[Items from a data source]
'''

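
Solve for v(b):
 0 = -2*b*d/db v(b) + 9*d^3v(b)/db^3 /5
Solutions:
 v(b) = C1 + Integral(C2*airyai(30^(1/3)*b/3) + C3*airybi(30^(1/3)*b/3), b)


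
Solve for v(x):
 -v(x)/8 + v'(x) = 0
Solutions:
 v(x) = C1*exp(x/8)


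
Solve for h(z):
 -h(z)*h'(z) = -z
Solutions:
 h(z) = -sqrt(C1 + z^2)
 h(z) = sqrt(C1 + z^2)


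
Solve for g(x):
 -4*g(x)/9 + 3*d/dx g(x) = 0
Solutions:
 g(x) = C1*exp(4*x/27)


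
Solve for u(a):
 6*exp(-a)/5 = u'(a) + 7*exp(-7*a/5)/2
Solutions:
 u(a) = C1 - 6*exp(-a)/5 + 5*exp(-7*a/5)/2


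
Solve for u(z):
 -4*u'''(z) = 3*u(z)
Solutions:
 u(z) = C3*exp(-6^(1/3)*z/2) + (C1*sin(2^(1/3)*3^(5/6)*z/4) + C2*cos(2^(1/3)*3^(5/6)*z/4))*exp(6^(1/3)*z/4)


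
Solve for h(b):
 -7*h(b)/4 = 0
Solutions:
 h(b) = 0


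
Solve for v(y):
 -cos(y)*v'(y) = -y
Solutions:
 v(y) = C1 + Integral(y/cos(y), y)


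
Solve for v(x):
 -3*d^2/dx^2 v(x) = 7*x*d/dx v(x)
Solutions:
 v(x) = C1 + C2*erf(sqrt(42)*x/6)


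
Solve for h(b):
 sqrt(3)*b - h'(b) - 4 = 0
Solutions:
 h(b) = C1 + sqrt(3)*b^2/2 - 4*b


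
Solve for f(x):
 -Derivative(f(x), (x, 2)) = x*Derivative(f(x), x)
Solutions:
 f(x) = C1 + C2*erf(sqrt(2)*x/2)


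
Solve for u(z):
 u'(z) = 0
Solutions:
 u(z) = C1


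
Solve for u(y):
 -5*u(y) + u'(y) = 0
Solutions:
 u(y) = C1*exp(5*y)


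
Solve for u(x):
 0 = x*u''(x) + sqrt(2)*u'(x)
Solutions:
 u(x) = C1 + C2*x^(1 - sqrt(2))


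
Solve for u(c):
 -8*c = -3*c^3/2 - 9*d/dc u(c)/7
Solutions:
 u(c) = C1 - 7*c^4/24 + 28*c^2/9


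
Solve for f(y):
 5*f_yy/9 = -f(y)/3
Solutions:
 f(y) = C1*sin(sqrt(15)*y/5) + C2*cos(sqrt(15)*y/5)


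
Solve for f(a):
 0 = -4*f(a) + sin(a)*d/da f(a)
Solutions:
 f(a) = C1*(cos(a)^2 - 2*cos(a) + 1)/(cos(a)^2 + 2*cos(a) + 1)


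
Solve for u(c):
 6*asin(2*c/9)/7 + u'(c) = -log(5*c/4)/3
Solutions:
 u(c) = C1 - c*log(c)/3 - 6*c*asin(2*c/9)/7 - c*log(5) + c/3 + 2*c*log(10)/3 - 3*sqrt(81 - 4*c^2)/7


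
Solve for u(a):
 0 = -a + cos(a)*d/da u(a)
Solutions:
 u(a) = C1 + Integral(a/cos(a), a)


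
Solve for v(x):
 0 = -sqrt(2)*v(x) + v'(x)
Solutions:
 v(x) = C1*exp(sqrt(2)*x)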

'''

Requirement
Look above for the line with "-v(x)/8 + v'(x) = 0" and the line with "6*exp(-a)/5 = u'(a) + 7*exp(-7*a/5)/2". Retype those two lines and every line between them exactly, adding nothing.

Response area
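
 -v(x)/8 + v'(x) = 0
Solutions:
 v(x) = C1*exp(x/8)


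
Solve for h(z):
 -h(z)*h'(z) = -z
Solutions:
 h(z) = -sqrt(C1 + z^2)
 h(z) = sqrt(C1 + z^2)


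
Solve for g(x):
 -4*g(x)/9 + 3*d/dx g(x) = 0
Solutions:
 g(x) = C1*exp(4*x/27)


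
Solve for u(a):
 6*exp(-a)/5 = u'(a) + 7*exp(-7*a/5)/2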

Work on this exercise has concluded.